#### EXERCISE DATA:
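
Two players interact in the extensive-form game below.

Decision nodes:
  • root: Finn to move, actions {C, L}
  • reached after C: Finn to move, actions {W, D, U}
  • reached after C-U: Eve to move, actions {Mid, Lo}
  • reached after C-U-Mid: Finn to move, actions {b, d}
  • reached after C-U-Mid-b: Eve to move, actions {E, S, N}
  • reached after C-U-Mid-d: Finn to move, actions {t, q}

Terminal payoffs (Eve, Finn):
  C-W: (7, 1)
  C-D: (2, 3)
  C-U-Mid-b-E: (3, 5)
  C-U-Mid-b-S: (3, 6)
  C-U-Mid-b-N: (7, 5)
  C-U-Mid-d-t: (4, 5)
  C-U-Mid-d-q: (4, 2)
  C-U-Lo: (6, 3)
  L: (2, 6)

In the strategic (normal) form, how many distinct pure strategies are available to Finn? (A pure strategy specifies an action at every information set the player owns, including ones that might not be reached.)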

...

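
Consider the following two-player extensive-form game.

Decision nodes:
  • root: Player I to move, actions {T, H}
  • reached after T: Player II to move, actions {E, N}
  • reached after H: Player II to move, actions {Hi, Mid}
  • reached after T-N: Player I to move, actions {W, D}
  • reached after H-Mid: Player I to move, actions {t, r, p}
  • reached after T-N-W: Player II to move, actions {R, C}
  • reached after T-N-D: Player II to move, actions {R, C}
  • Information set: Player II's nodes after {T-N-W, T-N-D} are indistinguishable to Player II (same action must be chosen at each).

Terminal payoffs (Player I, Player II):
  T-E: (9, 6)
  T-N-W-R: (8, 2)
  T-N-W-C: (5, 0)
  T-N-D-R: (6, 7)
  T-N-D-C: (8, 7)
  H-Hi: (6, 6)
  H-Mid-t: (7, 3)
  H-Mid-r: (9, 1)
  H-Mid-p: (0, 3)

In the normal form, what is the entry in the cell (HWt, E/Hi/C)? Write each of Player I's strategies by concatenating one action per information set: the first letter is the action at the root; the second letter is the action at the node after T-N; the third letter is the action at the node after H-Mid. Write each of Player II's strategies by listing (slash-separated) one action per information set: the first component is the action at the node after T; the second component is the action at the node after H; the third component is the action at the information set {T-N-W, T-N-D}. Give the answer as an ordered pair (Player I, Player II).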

...

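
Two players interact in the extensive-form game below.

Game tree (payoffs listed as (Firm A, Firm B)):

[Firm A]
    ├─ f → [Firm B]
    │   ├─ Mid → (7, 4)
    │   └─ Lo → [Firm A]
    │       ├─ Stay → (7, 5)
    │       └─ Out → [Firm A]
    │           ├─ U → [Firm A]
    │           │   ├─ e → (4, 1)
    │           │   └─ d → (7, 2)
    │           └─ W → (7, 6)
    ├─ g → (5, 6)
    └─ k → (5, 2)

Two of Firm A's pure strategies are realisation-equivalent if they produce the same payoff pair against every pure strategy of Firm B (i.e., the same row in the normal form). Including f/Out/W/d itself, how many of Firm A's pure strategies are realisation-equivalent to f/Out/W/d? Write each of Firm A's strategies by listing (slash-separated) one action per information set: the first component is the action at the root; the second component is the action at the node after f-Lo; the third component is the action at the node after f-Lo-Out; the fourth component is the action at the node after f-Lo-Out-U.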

#### TASK PROMPT:
Keeping every character as it is, restate the lines above that run from the line with "C-U-Mid-b-N: (7, 5)" through the line with "In the strategic", both included, and nothing else.

#### TASK OUTPUT:
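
  C-U-Mid-b-N: (7, 5)
  C-U-Mid-d-t: (4, 5)
  C-U-Mid-d-q: (4, 2)
  C-U-Lo: (6, 3)
  L: (2, 6)

In the strategic (normal) form, how many distinct pure strategies are available to Finn? (A pure strategy specifies an action at every information set the player owns, including ones that might not be reached.)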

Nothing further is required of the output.